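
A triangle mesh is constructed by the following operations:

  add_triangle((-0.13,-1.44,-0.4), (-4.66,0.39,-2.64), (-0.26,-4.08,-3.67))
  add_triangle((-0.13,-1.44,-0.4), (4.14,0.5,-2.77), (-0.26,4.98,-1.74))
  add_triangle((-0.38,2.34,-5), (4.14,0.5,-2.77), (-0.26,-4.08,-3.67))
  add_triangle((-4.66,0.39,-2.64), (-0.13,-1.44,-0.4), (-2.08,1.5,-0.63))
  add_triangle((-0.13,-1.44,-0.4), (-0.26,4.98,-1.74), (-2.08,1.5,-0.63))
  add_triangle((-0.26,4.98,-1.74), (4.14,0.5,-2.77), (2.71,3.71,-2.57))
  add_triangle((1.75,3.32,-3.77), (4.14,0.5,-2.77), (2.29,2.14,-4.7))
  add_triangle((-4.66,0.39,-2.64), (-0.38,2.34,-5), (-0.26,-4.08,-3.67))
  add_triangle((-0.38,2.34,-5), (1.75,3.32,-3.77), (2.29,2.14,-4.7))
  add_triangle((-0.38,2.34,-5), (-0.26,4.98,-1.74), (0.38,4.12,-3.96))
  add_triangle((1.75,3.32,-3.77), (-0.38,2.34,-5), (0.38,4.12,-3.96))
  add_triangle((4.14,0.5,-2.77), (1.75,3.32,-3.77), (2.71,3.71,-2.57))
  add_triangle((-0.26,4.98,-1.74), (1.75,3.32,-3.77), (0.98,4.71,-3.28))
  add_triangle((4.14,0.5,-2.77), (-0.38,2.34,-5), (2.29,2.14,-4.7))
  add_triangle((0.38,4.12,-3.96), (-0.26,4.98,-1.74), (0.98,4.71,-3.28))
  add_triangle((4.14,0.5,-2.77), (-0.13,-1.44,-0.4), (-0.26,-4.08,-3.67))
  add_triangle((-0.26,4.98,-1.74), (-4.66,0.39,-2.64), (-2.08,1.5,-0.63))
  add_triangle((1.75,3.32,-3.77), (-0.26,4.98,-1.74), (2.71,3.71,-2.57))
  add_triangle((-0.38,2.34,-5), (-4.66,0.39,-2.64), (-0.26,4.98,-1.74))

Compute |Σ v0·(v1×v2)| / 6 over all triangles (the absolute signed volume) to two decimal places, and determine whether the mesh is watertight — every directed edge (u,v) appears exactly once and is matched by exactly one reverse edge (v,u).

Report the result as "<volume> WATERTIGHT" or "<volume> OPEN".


85.12 OPEN

Per-triangle v0·(v1×v2)/6:
  t1: +2.9299
  t2: -3.5649
  t3: +21.0061
  t4: +0.2819
  t5: -1.4824
  t6: -1.8504
  t7: +3.4530
  t8: +21.5578
  t9: +3.5329
  t10: +2.6052
  t11: +2.9641
  t12: +4.4432
  t13: -0.0467
  t14: +1.5407
  t15: +1.7573
  t16: +2.4173
  t17: +3.7519
  t18: +4.2569
  t19: +15.5702
Σ = +85.1240 → |volume| = 85.12

Directed edges: 57 total; 3 unmatched, e.g. (0.38,4.12,-3.96)→(1.75,3.32,-3.77) → open.


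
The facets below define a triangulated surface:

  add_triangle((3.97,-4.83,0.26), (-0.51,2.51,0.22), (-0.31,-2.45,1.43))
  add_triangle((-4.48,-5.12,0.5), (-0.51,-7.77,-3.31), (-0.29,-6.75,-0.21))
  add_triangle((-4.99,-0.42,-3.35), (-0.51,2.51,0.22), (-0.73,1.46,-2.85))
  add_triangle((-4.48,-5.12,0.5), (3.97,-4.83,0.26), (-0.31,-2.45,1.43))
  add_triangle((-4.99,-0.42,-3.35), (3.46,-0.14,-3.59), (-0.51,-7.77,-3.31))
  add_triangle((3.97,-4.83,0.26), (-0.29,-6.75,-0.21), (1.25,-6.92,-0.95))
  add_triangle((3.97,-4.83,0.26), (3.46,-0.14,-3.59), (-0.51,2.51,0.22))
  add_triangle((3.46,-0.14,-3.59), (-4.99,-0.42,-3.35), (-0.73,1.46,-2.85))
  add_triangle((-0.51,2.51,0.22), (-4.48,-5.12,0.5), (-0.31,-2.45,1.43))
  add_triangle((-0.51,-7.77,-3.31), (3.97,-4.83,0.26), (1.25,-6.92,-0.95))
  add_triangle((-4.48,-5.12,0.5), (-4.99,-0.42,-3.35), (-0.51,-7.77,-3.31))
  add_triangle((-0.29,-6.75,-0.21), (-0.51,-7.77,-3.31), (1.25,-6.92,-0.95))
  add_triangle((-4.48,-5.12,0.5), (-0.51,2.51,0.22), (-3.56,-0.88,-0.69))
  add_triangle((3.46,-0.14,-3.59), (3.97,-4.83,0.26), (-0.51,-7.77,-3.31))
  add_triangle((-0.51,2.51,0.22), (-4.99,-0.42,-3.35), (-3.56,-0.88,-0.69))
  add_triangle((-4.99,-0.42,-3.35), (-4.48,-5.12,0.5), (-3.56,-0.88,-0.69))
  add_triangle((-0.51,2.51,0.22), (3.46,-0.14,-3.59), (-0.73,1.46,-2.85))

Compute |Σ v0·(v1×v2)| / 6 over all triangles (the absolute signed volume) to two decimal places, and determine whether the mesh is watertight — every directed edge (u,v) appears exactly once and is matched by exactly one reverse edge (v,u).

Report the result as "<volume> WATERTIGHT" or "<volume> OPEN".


182.30 OPEN

Per-triangle v0·(v1×v2)/6:
  t1: +2.2872
  t2: +14.8354
  t3: +5.7221
  t4: +8.6594
  t5: +36.9337
  t6: +4.1671
  t7: +5.4540
  t8: +8.3281
  t9: +3.4776
  t10: +5.9770
  t11: +34.2470
  t12: +5.4866
  t13: +2.8992
  t14: +30.0114
  t15: +3.8808
  t16: +5.0126
  t17: +4.9236
Σ = +182.3030 → |volume| = 182.30

Directed edges: 51 total; 3 unmatched, e.g. (-0.29,-6.75,-0.21)→(-4.48,-5.12,0.5) → open.


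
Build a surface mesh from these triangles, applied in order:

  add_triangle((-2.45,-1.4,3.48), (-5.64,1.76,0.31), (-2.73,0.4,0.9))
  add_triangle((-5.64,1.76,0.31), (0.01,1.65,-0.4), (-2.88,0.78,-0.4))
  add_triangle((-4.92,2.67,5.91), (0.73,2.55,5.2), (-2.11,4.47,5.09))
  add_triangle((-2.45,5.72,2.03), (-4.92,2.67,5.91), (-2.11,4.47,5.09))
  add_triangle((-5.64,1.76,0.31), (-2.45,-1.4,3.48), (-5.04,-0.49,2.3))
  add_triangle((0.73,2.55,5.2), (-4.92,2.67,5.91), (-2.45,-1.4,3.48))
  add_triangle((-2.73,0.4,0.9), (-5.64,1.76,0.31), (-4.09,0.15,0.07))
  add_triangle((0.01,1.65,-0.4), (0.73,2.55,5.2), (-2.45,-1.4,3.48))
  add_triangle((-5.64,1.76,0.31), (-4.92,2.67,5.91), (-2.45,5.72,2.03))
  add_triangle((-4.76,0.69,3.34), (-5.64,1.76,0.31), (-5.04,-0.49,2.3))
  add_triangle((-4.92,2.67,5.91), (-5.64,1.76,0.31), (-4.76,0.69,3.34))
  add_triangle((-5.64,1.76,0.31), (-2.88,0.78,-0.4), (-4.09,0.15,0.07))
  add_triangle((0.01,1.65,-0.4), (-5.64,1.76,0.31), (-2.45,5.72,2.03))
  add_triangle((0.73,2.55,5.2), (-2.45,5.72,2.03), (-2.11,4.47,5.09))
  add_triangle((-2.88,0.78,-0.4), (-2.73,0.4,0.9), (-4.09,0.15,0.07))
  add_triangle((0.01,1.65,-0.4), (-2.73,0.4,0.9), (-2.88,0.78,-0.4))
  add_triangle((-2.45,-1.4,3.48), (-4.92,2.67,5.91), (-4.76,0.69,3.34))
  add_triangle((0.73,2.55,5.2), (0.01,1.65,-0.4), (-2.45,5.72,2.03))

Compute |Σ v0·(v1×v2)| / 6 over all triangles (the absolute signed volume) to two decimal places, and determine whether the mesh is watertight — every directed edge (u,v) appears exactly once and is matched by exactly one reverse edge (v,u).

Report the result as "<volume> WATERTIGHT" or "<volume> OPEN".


89.60 OPEN

Per-triangle v0·(v1×v2)/6:
  t1: -0.1048
  t2: +0.9121
  t3: +10.3948
  t4: +11.6891
  t5: -2.3705
  t6: +14.8989
  t7: +0.8598
  t8: -4.5236
  t9: +24.2483
  t10: +4.4564
  t11: +7.4999
  t12: +0.5738
  t13: +4.8059
  t14: +6.8865
  t15: -0.4841
  t16: -0.9494
  t17: +6.1558
  t18: +4.6468
Σ = +89.5960 → |volume| = 89.60

Directed edges: 54 total; 6 unmatched, e.g. (-2.73,0.4,0.9)→(-2.45,-1.4,3.48) → open.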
__________________________________________________
For every line of the entries holding the string "surface", add one to a tally; give the final figure only.

Answer space:
2